─── DATA FOR THIS TASK
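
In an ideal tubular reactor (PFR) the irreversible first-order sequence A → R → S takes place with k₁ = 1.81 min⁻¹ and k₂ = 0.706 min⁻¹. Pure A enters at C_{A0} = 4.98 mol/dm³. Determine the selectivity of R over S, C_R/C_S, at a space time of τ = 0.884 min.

2.18

Solving the coupled first-order balances gives C_R(τ) = [k₁/(k₂−k₁)]·C_{A0}·(e^(−k₁τ) − e^(−k₂τ)).
e^(−k₁τ) = e^(−1.81×0.884) = e^(−1.600) = 0.2019; e^(−k₂τ) = e^(−0.6241) = 0.5357.
C_R = 1.81×4.98/(0.706−1.81) × (0.2019−0.5357) = (-8.165)×(-0.3339) = 2.726 mol/dm³.
C_A = C_{A0}e^(−k₁τ) = 1.005 mol/dm³, so C_S = C_{A0}−C_A−C_R = 1.249 mol/dm³; C_R/C_S = 2.18.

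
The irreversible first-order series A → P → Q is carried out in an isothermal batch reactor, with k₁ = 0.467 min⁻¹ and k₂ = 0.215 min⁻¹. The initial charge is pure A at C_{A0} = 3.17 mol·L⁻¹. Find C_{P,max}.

1.64 mol·L⁻¹

For a first-order series the maximum intermediate yield is C_{P,max}/C_{A0} = (k₁/k₂)^[k₂/(k₂−k₁)].
= (0.467/0.215)^(0.215/(0.215−0.467)) = (2.172)^(-0.8532) = 0.5159.
C_{P,max} = 0.5159×3.17 = 1.64 mol·L⁻¹.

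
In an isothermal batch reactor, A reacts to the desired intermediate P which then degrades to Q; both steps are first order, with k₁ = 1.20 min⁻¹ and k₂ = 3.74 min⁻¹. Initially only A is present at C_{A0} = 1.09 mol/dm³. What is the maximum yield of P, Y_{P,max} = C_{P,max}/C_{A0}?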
──────
### WORK TO BE COMPLETED
Word for word, please return the lines from the one containing "The irreversible first-order series" through the end of the listing, both ends included, and nothing else.

### THE COMPLETED TASK
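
The irreversible first-order series A → P → Q is carried out in an isothermal batch reactor, with k₁ = 0.467 min⁻¹ and k₂ = 0.215 min⁻¹. The initial charge is pure A at C_{A0} = 3.17 mol·L⁻¹. Find C_{P,max}.

1.64 mol·L⁻¹

For a first-order series the maximum intermediate yield is C_{P,max}/C_{A0} = (k₁/k₂)^[k₂/(k₂−k₁)].
= (0.467/0.215)^(0.215/(0.215−0.467)) = (2.172)^(-0.8532) = 0.5159.
C_{P,max} = 0.5159×3.17 = 1.64 mol·L⁻¹.

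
In an isothermal batch reactor, A reacts to the desired intermediate P which then degrades to Q; both steps are first order, with k₁ = 1.20 min⁻¹ and k₂ = 3.74 min⁻¹. Initially only A is present at C_{A0} = 1.09 mol/dm³. What is the maximum yield of P, Y_{P,max} = C_{P,max}/C_{A0}?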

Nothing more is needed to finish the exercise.